[Dataset entries]
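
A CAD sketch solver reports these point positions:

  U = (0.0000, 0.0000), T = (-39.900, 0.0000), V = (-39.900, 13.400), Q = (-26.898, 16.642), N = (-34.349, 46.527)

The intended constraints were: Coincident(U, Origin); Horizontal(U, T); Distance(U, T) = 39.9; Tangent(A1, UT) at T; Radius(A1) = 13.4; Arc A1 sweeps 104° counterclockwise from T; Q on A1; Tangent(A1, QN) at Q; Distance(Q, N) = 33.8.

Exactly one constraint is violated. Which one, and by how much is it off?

Distance(Q, N) = 33.8 — off by 3.00.

U = (0.00, 0.00) ✓; U.y = 0.00, T.y = 0.00 ✓; |UT| = 39.90 ✓; ∠(VT, TU) = 90.00° ✓; |VT| = 13.40 ✓; bearing(V→Q) − bearing(V→T) = 104.0° ✓; |VQ| = 13.40 ✓; ∠(VQ, QN) = 90.00° ✓; |QN| = 30.80 ✗.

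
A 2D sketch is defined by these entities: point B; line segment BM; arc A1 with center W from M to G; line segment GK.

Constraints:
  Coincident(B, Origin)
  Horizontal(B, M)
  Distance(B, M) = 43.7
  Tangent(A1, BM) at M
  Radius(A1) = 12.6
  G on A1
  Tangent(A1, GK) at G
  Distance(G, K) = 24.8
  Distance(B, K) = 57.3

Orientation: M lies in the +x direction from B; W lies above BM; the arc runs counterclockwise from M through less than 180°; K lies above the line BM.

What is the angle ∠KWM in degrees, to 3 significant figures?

174°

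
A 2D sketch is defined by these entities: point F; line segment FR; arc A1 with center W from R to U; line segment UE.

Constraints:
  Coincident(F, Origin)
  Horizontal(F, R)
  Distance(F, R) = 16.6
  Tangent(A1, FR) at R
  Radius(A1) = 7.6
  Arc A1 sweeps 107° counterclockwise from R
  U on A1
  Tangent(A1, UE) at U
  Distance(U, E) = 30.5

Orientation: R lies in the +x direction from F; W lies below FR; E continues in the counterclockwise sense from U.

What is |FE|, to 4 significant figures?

43.05

On A1, R sits at bearing 90° from W; a 107° counterclockwise sweep puts U at bearing 197°, so U = W + 7.6·(cos 197°, sin 197°) = (9.332, -9.822). Tangency of A1 to UE means the radius WU is perpendicular to UE, so UE runs along (−sin 197°, cos 197°); with |UE| = 30.5, E = (18.25, -38.99). Then |FE| = |E − F| = 43.05.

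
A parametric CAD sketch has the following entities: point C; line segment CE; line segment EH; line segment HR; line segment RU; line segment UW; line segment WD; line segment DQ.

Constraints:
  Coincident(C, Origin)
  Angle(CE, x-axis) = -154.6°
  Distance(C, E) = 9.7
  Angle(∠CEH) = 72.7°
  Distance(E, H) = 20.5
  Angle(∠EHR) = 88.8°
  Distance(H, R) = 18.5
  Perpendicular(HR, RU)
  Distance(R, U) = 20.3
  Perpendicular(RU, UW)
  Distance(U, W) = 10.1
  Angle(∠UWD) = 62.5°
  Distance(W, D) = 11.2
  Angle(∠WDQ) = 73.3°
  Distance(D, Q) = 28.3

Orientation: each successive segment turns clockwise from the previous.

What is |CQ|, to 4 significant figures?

27.35

C is at the origin; CE runs at -154.6° with length 9.7, so E = (-8.762, -4.161). ∠CEH = 72.7° gives EH at 98.10° from the x-axis; with |EH| = 20.5, H = (-11.65, 16.13). ∠EHR = 88.8° gives HR at 6.900° from the x-axis; with |HR| = 18.5, R = (6.715, 18.36). HR is perpendicular to RU, so RU runs at -83.10°; with |RU| = 20.3, U = (9.154, -1.796). RU is perpendicular to UW, so UW runs at -173.1°; with |UW| = 10.1, W = (-0.8729, -3.009). ∠UWD = 62.5° gives WD at 69.40° from the x-axis; with |WD| = 11.2, D = (3.068, 7.475). ∠WDQ = 73.3° gives DQ at -37.30° from the x-axis; with |DQ| = 28.3, Q = (25.58, -9.675). Then |CQ| = |Q − C| = 27.35.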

PROBLEM REQUIREMENTS
Look above for the line with "Distance(U, W) = 10.1" and the line with "Orientation: each successive", and reproduce exactly those two lines plus every line between, nothing more.

EXERCISE OUTPUT
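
  Distance(U, W) = 10.1
  Angle(∠UWD) = 62.5°
  Distance(W, D) = 11.2
  Angle(∠WDQ) = 73.3°
  Distance(D, Q) = 28.3

Orientation: each successive segment turns clockwise from the previous.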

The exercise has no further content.